[WHAT TO WORK ON]
Would you write out the records below exactly as given?

★ ★ ★ ★ ★

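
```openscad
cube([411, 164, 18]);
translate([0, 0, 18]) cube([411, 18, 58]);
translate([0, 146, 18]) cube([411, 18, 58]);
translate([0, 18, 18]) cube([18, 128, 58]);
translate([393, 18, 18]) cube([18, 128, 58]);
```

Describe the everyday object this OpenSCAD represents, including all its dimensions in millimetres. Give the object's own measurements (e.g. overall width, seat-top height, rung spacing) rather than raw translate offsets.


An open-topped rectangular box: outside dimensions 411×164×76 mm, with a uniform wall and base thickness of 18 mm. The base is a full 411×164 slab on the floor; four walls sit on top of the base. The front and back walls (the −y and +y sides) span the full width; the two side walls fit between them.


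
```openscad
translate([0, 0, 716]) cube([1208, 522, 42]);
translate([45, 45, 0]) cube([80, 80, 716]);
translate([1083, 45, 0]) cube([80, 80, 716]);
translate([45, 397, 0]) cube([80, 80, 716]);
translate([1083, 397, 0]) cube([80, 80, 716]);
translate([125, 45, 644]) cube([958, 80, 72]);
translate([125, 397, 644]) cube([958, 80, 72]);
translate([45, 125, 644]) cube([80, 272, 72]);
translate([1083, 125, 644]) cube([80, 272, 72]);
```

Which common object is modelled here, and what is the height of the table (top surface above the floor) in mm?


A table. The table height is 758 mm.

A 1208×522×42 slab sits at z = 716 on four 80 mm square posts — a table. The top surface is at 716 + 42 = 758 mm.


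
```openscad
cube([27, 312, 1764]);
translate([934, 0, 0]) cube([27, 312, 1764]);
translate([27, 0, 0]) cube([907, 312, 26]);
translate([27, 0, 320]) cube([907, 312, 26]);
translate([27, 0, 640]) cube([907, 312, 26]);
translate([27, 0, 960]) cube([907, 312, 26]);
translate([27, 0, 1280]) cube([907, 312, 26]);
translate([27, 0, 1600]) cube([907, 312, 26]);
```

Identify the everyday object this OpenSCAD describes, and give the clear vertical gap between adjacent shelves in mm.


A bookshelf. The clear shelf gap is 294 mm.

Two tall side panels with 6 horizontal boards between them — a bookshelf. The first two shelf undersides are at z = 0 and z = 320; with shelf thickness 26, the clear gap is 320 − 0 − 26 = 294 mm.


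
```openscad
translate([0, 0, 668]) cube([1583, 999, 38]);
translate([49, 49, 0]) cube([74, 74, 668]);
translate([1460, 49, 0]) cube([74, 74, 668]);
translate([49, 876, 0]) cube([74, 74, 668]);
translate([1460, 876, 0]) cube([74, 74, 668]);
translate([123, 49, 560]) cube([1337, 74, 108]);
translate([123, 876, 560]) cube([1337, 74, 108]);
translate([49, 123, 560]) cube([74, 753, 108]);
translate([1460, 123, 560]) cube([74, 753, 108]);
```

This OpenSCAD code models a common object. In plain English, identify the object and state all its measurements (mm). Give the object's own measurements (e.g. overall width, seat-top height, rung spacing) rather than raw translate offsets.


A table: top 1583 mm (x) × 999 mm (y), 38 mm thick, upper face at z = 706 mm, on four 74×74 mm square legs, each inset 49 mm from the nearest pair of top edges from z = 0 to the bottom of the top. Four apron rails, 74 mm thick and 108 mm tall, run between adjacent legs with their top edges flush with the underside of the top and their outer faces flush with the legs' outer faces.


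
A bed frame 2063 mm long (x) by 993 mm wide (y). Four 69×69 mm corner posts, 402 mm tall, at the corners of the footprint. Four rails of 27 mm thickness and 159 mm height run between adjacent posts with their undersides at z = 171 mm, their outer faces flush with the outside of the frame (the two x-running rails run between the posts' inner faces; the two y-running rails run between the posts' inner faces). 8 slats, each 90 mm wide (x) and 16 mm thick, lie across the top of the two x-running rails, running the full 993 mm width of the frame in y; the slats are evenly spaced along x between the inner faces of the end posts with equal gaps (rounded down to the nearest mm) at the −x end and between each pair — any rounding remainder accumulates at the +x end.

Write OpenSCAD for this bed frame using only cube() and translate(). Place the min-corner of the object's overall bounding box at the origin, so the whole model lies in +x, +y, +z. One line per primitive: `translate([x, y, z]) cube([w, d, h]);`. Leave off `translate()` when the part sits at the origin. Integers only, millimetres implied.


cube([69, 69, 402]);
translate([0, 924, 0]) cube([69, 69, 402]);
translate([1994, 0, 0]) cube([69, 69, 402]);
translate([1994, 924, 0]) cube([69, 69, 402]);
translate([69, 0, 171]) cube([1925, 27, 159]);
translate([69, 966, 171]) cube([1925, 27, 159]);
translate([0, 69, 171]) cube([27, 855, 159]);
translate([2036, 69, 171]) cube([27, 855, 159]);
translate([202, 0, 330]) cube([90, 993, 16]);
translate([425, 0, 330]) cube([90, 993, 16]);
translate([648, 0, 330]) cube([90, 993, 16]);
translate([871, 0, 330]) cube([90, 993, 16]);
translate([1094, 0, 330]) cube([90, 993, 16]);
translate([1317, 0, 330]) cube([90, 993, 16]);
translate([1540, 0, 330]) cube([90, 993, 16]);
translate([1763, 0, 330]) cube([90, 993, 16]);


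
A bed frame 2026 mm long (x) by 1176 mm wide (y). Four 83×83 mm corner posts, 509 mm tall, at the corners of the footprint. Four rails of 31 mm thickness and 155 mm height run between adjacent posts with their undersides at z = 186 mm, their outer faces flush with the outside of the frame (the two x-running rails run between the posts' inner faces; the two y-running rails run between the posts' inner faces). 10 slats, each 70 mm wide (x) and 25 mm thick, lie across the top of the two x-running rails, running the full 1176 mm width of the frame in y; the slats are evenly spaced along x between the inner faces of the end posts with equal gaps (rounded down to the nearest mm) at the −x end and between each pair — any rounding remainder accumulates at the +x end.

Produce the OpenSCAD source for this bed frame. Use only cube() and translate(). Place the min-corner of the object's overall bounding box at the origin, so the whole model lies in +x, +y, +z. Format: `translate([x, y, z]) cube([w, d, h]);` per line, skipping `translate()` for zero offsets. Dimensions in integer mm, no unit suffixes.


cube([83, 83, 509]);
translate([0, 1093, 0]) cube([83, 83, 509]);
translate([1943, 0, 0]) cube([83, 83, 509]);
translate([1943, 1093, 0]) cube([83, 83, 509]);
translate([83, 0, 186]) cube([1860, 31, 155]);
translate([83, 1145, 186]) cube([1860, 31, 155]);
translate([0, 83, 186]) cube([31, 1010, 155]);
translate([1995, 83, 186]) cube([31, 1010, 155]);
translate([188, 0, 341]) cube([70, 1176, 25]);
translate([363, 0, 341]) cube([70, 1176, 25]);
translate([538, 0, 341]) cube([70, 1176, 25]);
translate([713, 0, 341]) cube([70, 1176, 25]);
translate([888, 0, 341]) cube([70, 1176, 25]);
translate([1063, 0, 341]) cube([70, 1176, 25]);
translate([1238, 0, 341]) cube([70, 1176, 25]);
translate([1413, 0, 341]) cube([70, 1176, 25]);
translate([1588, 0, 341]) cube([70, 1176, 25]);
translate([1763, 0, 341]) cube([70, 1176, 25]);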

★ ★ ★ ★ ★

[SOLUTION TO THIS TASK]
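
```openscad
cube([411, 164, 18]);
translate([0, 0, 18]) cube([411, 18, 58]);
translate([0, 146, 18]) cube([411, 18, 58]);
translate([0, 18, 18]) cube([18, 128, 58]);
translate([393, 18, 18]) cube([18, 128, 58]);
```

Describe the everyday object this OpenSCAD represents, including all its dimensions in millimetres. Give the object's own measurements (e.g. overall width, seat-top height, rung spacing) rather than raw translate offsets.


An open-topped rectangular box: outside dimensions 411×164×76 mm, with a uniform wall and base thickness of 18 mm. The base is a full 411×164 slab on the floor; four walls sit on top of the base. The front and back walls (the −y and +y sides) span the full width; the two side walls fit between them.


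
```openscad
translate([0, 0, 716]) cube([1208, 522, 42]);
translate([45, 45, 0]) cube([80, 80, 716]);
translate([1083, 45, 0]) cube([80, 80, 716]);
translate([45, 397, 0]) cube([80, 80, 716]);
translate([1083, 397, 0]) cube([80, 80, 716]);
translate([125, 45, 644]) cube([958, 80, 72]);
translate([125, 397, 644]) cube([958, 80, 72]);
translate([45, 125, 644]) cube([80, 272, 72]);
translate([1083, 125, 644]) cube([80, 272, 72]);
```

Which common object is modelled here, and what is the height of the table (top surface above the floor) in mm?


A table. The table height is 758 mm.

A 1208×522×42 slab sits at z = 716 on four 80 mm square posts — a table. The top surface is at 716 + 42 = 758 mm.


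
```openscad
cube([27, 312, 1764]);
translate([934, 0, 0]) cube([27, 312, 1764]);
translate([27, 0, 0]) cube([907, 312, 26]);
translate([27, 0, 320]) cube([907, 312, 26]);
translate([27, 0, 640]) cube([907, 312, 26]);
translate([27, 0, 960]) cube([907, 312, 26]);
translate([27, 0, 1280]) cube([907, 312, 26]);
translate([27, 0, 1600]) cube([907, 312, 26]);
```

Identify the everyday object this OpenSCAD describes, and give the clear vertical gap between adjacent shelves in mm.


A bookshelf. The clear shelf gap is 294 mm.

Two tall side panels with 6 horizontal boards between them — a bookshelf. The first two shelf undersides are at z = 0 and z = 320; with shelf thickness 26, the clear gap is 320 − 0 − 26 = 294 mm.


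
```openscad
translate([0, 0, 668]) cube([1583, 999, 38]);
translate([49, 49, 0]) cube([74, 74, 668]);
translate([1460, 49, 0]) cube([74, 74, 668]);
translate([49, 876, 0]) cube([74, 74, 668]);
translate([1460, 876, 0]) cube([74, 74, 668]);
translate([123, 49, 560]) cube([1337, 74, 108]);
translate([123, 876, 560]) cube([1337, 74, 108]);
translate([49, 123, 560]) cube([74, 753, 108]);
translate([1460, 123, 560]) cube([74, 753, 108]);
```

This OpenSCAD code models a common object. In plain English, identify the object and state all its measurements (mm). Give the object's own measurements (e.g. overall width, seat-top height, rung spacing) rather than raw translate offsets.


A table: top 1583 mm (x) × 999 mm (y), 38 mm thick, upper face at z = 706 mm, on four 74×74 mm square legs, each inset 49 mm from the nearest pair of top edges from z = 0 to the bottom of the top. Four apron rails, 74 mm thick and 108 mm tall, run between adjacent legs with their top edges flush with the underside of the top and their outer faces flush with the legs' outer faces.


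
A bed frame 2063 mm long (x) by 993 mm wide (y). Four 69×69 mm corner posts, 402 mm tall, at the corners of the footprint. Four rails of 27 mm thickness and 159 mm height run between adjacent posts with their undersides at z = 171 mm, their outer faces flush with the outside of the frame (the two x-running rails run between the posts' inner faces; the two y-running rails run between the posts' inner faces). 8 slats, each 90 mm wide (x) and 16 mm thick, lie across the top of the two x-running rails, running the full 993 mm width of the frame in y; the slats are evenly spaced along x between the inner faces of the end posts with equal gaps (rounded down to the nearest mm) at the −x end and between each pair — any rounding remainder accumulates at the +x end.

Write OpenSCAD for this bed frame using only cube() and translate(). Place the min-corner of the object's overall bounding box at the origin, so the whole model lies in +x, +y, +z. One line per primitive: `translate([x, y, z]) cube([w, d, h]);`. Leave off `translate()` when the part sits at the origin. Integers only, millimetres implied.


cube([69, 69, 402]);
translate([0, 924, 0]) cube([69, 69, 402]);
translate([1994, 0, 0]) cube([69, 69, 402]);
translate([1994, 924, 0]) cube([69, 69, 402]);
translate([69, 0, 171]) cube([1925, 27, 159]);
translate([69, 966, 171]) cube([1925, 27, 159]);
translate([0, 69, 171]) cube([27, 855, 159]);
translate([2036, 69, 171]) cube([27, 855, 159]);
translate([202, 0, 330]) cube([90, 993, 16]);
translate([425, 0, 330]) cube([90, 993, 16]);
translate([648, 0, 330]) cube([90, 993, 16]);
translate([871, 0, 330]) cube([90, 993, 16]);
translate([1094, 0, 330]) cube([90, 993, 16]);
translate([1317, 0, 330]) cube([90, 993, 16]);
translate([1540, 0, 330]) cube([90, 993, 16]);
translate([1763, 0, 330]) cube([90, 993, 16]);


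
A bed frame 2026 mm long (x) by 1176 mm wide (y). Four 83×83 mm corner posts, 509 mm tall, at the corners of the footprint. Four rails of 31 mm thickness and 155 mm height run between adjacent posts with their undersides at z = 186 mm, their outer faces flush with the outside of the frame (the two x-running rails run between the posts' inner faces; the two y-running rails run between the posts' inner faces). 10 slats, each 70 mm wide (x) and 25 mm thick, lie across the top of the two x-running rails, running the full 1176 mm width of the frame in y; the slats are evenly spaced along x between the inner faces of the end posts with equal gaps (rounded down to the nearest mm) at the −x end and between each pair — any rounding remainder accumulates at the +x end.

Produce the OpenSCAD source for this bed frame. Use only cube() and translate(). Place the min-corner of the object's overall bounding box at the origin, so the whole model lies in +x, +y, +z. Format: `translate([x, y, z]) cube([w, d, h]);` per line, skipping `translate()` for zero offsets. Dimensions in integer mm, no unit suffixes.


cube([83, 83, 509]);
translate([0, 1093, 0]) cube([83, 83, 509]);
translate([1943, 0, 0]) cube([83, 83, 509]);
translate([1943, 1093, 0]) cube([83, 83, 509]);
translate([83, 0, 186]) cube([1860, 31, 155]);
translate([83, 1145, 186]) cube([1860, 31, 155]);
translate([0, 83, 186]) cube([31, 1010, 155]);
translate([1995, 83, 186]) cube([31, 1010, 155]);
translate([188, 0, 341]) cube([70, 1176, 25]);
translate([363, 0, 341]) cube([70, 1176, 25]);
translate([538, 0, 341]) cube([70, 1176, 25]);
translate([713, 0, 341]) cube([70, 1176, 25]);
translate([888, 0, 341]) cube([70, 1176, 25]);
translate([1063, 0, 341]) cube([70, 1176, 25]);
translate([1238, 0, 341]) cube([70, 1176, 25]);
translate([1413, 0, 341]) cube([70, 1176, 25]);
translate([1588, 0, 341]) cube([70, 1176, 25]);
translate([1763, 0, 341]) cube([70, 1176, 25]);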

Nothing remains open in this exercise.